*** Block opens ***

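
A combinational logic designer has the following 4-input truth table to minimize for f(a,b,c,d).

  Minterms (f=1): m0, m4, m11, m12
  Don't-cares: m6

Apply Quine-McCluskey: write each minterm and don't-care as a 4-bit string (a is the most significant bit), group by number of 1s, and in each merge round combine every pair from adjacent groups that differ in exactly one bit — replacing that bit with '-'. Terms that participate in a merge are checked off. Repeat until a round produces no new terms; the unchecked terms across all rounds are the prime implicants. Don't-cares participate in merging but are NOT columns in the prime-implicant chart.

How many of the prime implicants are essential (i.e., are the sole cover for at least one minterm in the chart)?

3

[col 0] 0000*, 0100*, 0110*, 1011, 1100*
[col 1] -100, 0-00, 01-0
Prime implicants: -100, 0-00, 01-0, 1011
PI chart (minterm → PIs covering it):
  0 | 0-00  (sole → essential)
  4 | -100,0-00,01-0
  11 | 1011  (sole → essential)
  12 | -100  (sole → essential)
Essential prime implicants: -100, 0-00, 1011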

*** Block closes ***

Your instructions: Your task is to retype the records precisely as they stand.

Task response:
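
A combinational logic designer has the following 4-input truth table to minimize for f(a,b,c,d).

  Minterms (f=1): m0, m4, m11, m12
  Don't-cares: m6

Apply Quine-McCluskey: write each minterm and don't-care as a 4-bit string (a is the most significant bit), group by number of 1s, and in each merge round combine every pair from adjacent groups that differ in exactly one bit — replacing that bit with '-'. Terms that participate in a merge are checked off. Repeat until a round produces no new terms; the unchecked terms across all rounds are the prime implicants. Don't-cares participate in merging but are NOT columns in the prime-implicant chart.

How many of the prime implicants are essential (i.e., are the sole cover for at least one minterm in the chart)?

3

[col 0] 0000*, 0100*, 0110*, 1011, 1100*
[col 1] -100, 0-00, 01-0
Prime implicants: -100, 0-00, 01-0, 1011
PI chart (minterm → PIs covering it):
  0 | 0-00  (sole → essential)
  4 | -100,0-00,01-0
  11 | 1011  (sole → essential)
  12 | -100  (sole → essential)
Essential prime implicants: -100, 0-00, 1011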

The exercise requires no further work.